■ Problem to solve: Please copy the lines below exactly, from the first one through the line showing "Newick format: a".

-*-

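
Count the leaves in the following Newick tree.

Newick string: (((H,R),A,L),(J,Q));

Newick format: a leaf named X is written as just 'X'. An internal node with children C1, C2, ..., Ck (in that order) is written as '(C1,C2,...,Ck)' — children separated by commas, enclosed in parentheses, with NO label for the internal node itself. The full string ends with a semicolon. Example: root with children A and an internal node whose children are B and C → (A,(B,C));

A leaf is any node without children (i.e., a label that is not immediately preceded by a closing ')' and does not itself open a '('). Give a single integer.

Answer: 6

Derivation:
Newick: (((H,R),A,L),(J,Q));
Scan left-to-right; a leaf is any maximal label run not followed by '(':
  pos 3: leaf 'H' → count = 1
  pos 5: leaf 'R' → count = 2
  pos 8: leaf 'A' → count = 3
  pos 10: leaf 'L' → count = 4
  pos 14: leaf 'J' → count = 5
  pos 16: leaf 'Q' → count = 6
Total leaves: 6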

-*-

■ Exercise answer:
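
Count the leaves in the following Newick tree.

Newick string: (((H,R),A,L),(J,Q));

Newick format: a leaf named X is written as just 'X'. An internal node with children C1, C2, ..., Ck (in that order) is written as '(C1,C2,...,Ck)' — children separated by commas, enclosed in parentheses, with NO label for the internal node itself. The full string ends with a semicolon. Example: root with children A and an internal node whose children are B and C → (A,(B,C));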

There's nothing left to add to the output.